» **EXERCISE MATERIAL**:
==================================================
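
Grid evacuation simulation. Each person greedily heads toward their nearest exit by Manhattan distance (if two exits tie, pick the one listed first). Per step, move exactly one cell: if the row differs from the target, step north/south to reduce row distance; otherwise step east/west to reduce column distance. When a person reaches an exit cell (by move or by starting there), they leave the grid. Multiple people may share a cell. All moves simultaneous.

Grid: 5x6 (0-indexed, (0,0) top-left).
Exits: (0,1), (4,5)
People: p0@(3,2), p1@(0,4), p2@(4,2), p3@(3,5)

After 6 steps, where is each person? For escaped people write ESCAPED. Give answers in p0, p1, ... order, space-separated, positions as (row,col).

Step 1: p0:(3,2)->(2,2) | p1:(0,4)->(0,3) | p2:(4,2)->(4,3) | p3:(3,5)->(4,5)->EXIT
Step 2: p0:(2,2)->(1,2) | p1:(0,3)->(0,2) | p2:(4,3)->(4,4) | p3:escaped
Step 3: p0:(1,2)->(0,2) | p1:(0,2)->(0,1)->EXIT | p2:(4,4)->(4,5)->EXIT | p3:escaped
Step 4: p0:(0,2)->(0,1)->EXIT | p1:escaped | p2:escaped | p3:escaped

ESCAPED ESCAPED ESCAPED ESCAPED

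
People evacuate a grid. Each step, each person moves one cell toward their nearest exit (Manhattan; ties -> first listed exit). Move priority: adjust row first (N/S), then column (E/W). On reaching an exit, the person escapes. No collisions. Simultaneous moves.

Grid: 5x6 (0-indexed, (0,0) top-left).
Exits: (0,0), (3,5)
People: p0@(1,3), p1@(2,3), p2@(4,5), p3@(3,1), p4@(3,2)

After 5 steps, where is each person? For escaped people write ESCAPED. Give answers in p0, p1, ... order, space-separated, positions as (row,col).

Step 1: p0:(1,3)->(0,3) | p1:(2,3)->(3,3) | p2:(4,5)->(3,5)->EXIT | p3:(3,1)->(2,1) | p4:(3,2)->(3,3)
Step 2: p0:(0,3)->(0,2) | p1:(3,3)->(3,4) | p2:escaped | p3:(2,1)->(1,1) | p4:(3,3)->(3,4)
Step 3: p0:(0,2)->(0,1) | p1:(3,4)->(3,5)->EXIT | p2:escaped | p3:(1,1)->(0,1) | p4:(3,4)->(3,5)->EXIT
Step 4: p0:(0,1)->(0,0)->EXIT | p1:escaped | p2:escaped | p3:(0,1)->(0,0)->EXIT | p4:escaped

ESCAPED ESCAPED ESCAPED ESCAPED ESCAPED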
==================================================
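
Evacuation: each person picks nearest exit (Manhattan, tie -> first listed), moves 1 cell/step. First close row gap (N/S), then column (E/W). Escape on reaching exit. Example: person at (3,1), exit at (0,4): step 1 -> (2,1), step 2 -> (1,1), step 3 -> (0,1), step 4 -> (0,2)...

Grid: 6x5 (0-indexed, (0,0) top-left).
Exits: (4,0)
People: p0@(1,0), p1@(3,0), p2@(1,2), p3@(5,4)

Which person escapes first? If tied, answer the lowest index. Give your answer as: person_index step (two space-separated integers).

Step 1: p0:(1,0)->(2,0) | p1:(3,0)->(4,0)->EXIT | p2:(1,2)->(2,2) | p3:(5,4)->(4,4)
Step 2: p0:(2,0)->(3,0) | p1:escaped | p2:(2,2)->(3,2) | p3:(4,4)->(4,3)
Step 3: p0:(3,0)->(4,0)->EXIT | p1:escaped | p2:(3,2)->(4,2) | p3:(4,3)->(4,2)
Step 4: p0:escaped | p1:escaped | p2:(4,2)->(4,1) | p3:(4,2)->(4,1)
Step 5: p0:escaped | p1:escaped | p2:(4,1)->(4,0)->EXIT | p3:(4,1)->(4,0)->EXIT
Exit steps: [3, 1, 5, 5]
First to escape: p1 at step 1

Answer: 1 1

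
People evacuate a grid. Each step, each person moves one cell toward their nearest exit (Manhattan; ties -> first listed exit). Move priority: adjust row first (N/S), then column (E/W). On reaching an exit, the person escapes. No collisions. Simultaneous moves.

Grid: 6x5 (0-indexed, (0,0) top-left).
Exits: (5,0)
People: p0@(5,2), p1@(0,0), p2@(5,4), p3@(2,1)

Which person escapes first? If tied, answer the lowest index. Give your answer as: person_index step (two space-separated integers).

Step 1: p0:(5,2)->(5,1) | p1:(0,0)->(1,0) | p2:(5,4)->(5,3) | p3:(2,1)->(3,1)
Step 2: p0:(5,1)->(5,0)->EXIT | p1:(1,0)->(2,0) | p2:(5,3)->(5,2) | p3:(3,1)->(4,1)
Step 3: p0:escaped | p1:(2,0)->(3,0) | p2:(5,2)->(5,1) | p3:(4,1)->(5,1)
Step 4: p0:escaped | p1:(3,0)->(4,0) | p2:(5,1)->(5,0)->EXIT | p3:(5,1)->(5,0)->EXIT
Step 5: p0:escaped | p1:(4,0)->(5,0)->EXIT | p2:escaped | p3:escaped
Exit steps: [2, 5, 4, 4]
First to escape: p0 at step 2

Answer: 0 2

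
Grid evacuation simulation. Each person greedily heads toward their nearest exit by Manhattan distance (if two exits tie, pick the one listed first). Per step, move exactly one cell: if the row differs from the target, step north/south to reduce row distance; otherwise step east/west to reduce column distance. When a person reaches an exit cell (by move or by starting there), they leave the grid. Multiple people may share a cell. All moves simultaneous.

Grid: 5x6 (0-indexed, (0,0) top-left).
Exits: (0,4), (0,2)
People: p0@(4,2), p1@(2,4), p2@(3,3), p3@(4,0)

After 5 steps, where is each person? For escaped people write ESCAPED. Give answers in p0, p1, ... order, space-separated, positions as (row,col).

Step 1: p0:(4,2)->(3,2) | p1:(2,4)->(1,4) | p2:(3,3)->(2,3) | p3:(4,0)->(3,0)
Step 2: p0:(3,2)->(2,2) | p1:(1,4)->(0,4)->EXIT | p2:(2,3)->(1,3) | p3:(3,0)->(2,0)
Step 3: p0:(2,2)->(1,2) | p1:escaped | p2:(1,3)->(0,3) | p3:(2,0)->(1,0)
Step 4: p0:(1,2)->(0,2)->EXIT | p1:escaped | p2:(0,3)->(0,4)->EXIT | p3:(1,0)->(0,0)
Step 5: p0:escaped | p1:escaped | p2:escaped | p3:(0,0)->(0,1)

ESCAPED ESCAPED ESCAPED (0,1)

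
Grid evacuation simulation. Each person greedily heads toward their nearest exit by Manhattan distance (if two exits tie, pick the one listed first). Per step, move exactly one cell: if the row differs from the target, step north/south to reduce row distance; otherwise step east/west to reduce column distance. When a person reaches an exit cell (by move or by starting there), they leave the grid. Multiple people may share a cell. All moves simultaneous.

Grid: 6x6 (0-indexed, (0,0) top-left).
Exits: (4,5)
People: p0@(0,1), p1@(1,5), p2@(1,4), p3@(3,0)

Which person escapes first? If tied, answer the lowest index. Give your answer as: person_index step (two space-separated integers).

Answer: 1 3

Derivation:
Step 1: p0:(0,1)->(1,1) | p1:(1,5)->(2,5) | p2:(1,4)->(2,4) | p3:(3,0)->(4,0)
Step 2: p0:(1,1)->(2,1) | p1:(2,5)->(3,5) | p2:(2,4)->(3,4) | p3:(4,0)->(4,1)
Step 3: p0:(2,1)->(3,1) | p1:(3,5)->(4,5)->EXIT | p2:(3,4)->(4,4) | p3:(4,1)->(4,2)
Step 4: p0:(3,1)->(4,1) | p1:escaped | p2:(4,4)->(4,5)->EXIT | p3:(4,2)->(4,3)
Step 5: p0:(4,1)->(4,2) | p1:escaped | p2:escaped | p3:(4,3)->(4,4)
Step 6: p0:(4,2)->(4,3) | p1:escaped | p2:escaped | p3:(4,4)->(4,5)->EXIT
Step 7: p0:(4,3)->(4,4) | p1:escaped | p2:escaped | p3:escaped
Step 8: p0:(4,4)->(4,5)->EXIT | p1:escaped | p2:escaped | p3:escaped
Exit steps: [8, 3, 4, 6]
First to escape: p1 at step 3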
==================================================
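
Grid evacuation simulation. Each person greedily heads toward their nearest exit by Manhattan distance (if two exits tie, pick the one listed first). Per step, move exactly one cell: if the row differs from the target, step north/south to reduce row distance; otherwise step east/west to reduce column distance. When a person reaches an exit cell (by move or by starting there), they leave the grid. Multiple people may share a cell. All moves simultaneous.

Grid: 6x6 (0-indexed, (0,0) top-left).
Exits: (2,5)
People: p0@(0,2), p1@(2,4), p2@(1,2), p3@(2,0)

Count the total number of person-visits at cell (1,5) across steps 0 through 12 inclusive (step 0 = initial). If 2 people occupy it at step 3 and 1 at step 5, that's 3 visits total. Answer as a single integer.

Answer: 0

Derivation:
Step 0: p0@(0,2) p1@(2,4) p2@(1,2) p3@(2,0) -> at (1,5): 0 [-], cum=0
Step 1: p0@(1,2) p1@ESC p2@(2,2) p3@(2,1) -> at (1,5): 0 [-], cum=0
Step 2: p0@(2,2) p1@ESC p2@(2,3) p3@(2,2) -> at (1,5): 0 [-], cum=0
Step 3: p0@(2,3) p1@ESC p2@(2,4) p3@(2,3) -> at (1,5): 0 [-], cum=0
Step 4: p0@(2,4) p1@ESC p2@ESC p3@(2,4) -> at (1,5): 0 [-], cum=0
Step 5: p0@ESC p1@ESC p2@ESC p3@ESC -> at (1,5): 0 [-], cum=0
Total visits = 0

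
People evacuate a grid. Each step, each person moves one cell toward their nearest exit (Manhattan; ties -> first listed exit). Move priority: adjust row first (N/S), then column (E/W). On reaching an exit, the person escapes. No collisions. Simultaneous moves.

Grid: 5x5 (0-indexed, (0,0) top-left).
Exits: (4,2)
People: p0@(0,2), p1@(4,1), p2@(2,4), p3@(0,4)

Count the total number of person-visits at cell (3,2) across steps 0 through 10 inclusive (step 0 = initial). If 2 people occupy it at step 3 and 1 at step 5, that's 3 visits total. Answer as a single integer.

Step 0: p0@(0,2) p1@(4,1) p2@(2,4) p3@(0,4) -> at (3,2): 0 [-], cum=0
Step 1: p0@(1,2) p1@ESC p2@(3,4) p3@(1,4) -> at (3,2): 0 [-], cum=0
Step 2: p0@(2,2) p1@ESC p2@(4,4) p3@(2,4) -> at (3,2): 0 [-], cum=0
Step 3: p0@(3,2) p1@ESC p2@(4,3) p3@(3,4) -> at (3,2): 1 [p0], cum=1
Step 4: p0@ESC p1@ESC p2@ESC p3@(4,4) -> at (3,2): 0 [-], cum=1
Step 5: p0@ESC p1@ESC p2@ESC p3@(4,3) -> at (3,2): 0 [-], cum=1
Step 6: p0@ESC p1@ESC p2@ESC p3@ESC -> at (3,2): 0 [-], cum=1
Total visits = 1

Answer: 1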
==================================================
» **EXERCISE OBJECTIVE**: In the entries above, the lines from the one bearing "People: p0@(0,2), p1@(2,4), p2@(1,2), p3@(2,0)" up to and including the one bearing "People: p0@(0,2), p1@(4,1), p2@(2,4), p3@(0,4)" should be transcribed exactly; no other line is wanted.

» **SOLUTION TO THIS PROBLEM**:
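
People: p0@(0,2), p1@(2,4), p2@(1,2), p3@(2,0)

Count the total number of person-visits at cell (1,5) across steps 0 through 12 inclusive (step 0 = initial). If 2 people occupy it at step 3 and 1 at step 5, that's 3 visits total. Answer as a single integer.

Answer: 0

Derivation:
Step 0: p0@(0,2) p1@(2,4) p2@(1,2) p3@(2,0) -> at (1,5): 0 [-], cum=0
Step 1: p0@(1,2) p1@ESC p2@(2,2) p3@(2,1) -> at (1,5): 0 [-], cum=0
Step 2: p0@(2,2) p1@ESC p2@(2,3) p3@(2,2) -> at (1,5): 0 [-], cum=0
Step 3: p0@(2,3) p1@ESC p2@(2,4) p3@(2,3) -> at (1,5): 0 [-], cum=0
Step 4: p0@(2,4) p1@ESC p2@ESC p3@(2,4) -> at (1,5): 0 [-], cum=0
Step 5: p0@ESC p1@ESC p2@ESC p3@ESC -> at (1,5): 0 [-], cum=0
Total visits = 0

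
People evacuate a grid. Each step, each person moves one cell toward their nearest exit (Manhattan; ties -> first listed exit). Move priority: adjust row first (N/S), then column (E/W). On reaching an exit, the person escapes. No collisions. Simultaneous moves.

Grid: 5x5 (0-indexed, (0,0) top-left).
Exits: (4,2)
People: p0@(0,2), p1@(4,1), p2@(2,4), p3@(0,4)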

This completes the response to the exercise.